▸ **Exercise inputs**
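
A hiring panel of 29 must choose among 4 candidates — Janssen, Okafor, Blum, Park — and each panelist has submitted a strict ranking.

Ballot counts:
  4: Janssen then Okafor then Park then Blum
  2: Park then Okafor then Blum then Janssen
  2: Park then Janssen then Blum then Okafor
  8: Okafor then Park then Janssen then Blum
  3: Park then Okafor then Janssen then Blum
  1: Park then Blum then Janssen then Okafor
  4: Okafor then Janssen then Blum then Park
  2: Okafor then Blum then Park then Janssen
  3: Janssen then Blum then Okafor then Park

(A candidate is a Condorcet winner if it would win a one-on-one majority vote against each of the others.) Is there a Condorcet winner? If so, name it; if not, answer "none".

Head-to-head results (29 committee members):
Janssen vs Okafor: Okafor, 19–10.
Janssen vs Blum: Janssen, 24–5.
Janssen vs Park: Park, 18–11.
Okafor vs Blum: Okafor wins 23–6.
Okafor vs Park: Okafor, 21–8.
Blum–Park: Park 20–9.
Only Okafor has no losses; Okafor is the Condorcet winner.

Okafor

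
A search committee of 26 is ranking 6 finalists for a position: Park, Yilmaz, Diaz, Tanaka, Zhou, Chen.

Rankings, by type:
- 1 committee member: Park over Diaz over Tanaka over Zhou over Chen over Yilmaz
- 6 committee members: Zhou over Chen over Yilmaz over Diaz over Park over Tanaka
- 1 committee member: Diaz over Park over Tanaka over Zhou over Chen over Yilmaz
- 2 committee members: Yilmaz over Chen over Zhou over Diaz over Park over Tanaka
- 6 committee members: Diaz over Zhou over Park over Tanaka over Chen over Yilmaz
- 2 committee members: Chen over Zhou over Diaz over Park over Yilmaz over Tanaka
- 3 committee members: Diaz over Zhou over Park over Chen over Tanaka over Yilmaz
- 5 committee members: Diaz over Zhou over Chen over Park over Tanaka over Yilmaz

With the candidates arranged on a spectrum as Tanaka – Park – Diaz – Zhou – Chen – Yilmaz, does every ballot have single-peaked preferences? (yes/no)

yes

Axis positions: Tanaka=1, Park=2, Diaz=3, Zhou=4, Chen=5, Yilmaz=6.
Type 1 (peak Park at position 2): ranking walks positions 2-3-1-4-5-6, expanding outward from the peak — single-peaked.
Type 2 (peak Zhou at position 4): ranking walks positions 4-5-6-3-2-1, expanding outward from the peak — single-peaked.
Type 3 (peak Diaz at position 3): ranking walks positions 3-2-1-4-5-6, expanding outward from the peak — single-peaked.
Type 4 (peak Yilmaz at position 6): ranking walks positions 6-5-4-3-2-1, expanding outward from the peak — single-peaked.
Type 5 (peak Diaz at position 3): ranking walks positions 3-4-2-1-5-6, expanding outward from the peak — single-peaked.
Type 6 (peak Chen at position 5): ranking walks positions 5-4-3-2-6-1, expanding outward from the peak — single-peaked.
Type 7 (peak Diaz at position 3): ranking walks positions 3-4-2-5-1-6, expanding outward from the peak — single-peaked.
Type 8 (peak Diaz at position 3): ranking walks positions 3-4-5-2-1-6, expanding outward from the peak — single-peaked.
Every ranking is single-peaked on this axis.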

▸ **Exercise objective**
Your answer must be an exact copy of all the entries.

▸ **Response to the task**
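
A hiring panel of 29 must choose among 4 candidates — Janssen, Okafor, Blum, Park — and each panelist has submitted a strict ranking.

Ballot counts:
  4: Janssen then Okafor then Park then Blum
  2: Park then Okafor then Blum then Janssen
  2: Park then Janssen then Blum then Okafor
  8: Okafor then Park then Janssen then Blum
  3: Park then Okafor then Janssen then Blum
  1: Park then Blum then Janssen then Okafor
  4: Okafor then Janssen then Blum then Park
  2: Okafor then Blum then Park then Janssen
  3: Janssen then Blum then Okafor then Park

(A candidate is a Condorcet winner if it would win a one-on-one majority vote against each of the others.) Is there a Condorcet winner? If so, name it; if not, answer "none".

Head-to-head results (29 committee members):
Janssen vs Okafor: Okafor, 19–10.
Janssen vs Blum: Janssen, 24–5.
Janssen vs Park: Park, 18–11.
Okafor vs Blum: Okafor wins 23–6.
Okafor vs Park: Okafor, 21–8.
Blum–Park: Park 20–9.
Only Okafor has no losses; Okafor is the Condorcet winner.

Okafor

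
A search committee of 26 is ranking 6 finalists for a position: Park, Yilmaz, Diaz, Tanaka, Zhou, Chen.

Rankings, by type:
- 1 committee member: Park over Diaz over Tanaka over Zhou over Chen over Yilmaz
- 6 committee members: Zhou over Chen over Yilmaz over Diaz over Park over Tanaka
- 1 committee member: Diaz over Park over Tanaka over Zhou over Chen over Yilmaz
- 2 committee members: Yilmaz over Chen over Zhou over Diaz over Park over Tanaka
- 6 committee members: Diaz over Zhou over Park over Tanaka over Chen over Yilmaz
- 2 committee members: Chen over Zhou over Diaz over Park over Yilmaz over Tanaka
- 3 committee members: Diaz over Zhou over Park over Chen over Tanaka over Yilmaz
- 5 committee members: Diaz over Zhou over Chen over Park over Tanaka over Yilmaz

With the candidates arranged on a spectrum as Tanaka – Park – Diaz – Zhou – Chen – Yilmaz, does every ballot have single-peaked preferences? (yes/no)

yes

Axis positions: Tanaka=1, Park=2, Diaz=3, Zhou=4, Chen=5, Yilmaz=6.
Type 1 (peak Park at position 2): ranking walks positions 2-3-1-4-5-6, expanding outward from the peak — single-peaked.
Type 2 (peak Zhou at position 4): ranking walks positions 4-5-6-3-2-1, expanding outward from the peak — single-peaked.
Type 3 (peak Diaz at position 3): ranking walks positions 3-2-1-4-5-6, expanding outward from the peak — single-peaked.
Type 4 (peak Yilmaz at position 6): ranking walks positions 6-5-4-3-2-1, expanding outward from the peak — single-peaked.
Type 5 (peak Diaz at position 3): ranking walks positions 3-4-2-1-5-6, expanding outward from the peak — single-peaked.
Type 6 (peak Chen at position 5): ranking walks positions 5-4-3-2-6-1, expanding outward from the peak — single-peaked.
Type 7 (peak Diaz at position 3): ranking walks positions 3-4-2-5-1-6, expanding outward from the peak — single-peaked.
Type 8 (peak Diaz at position 3): ranking walks positions 3-4-5-2-1-6, expanding outward from the peak — single-peaked.
Every ranking is single-peaked on this axis.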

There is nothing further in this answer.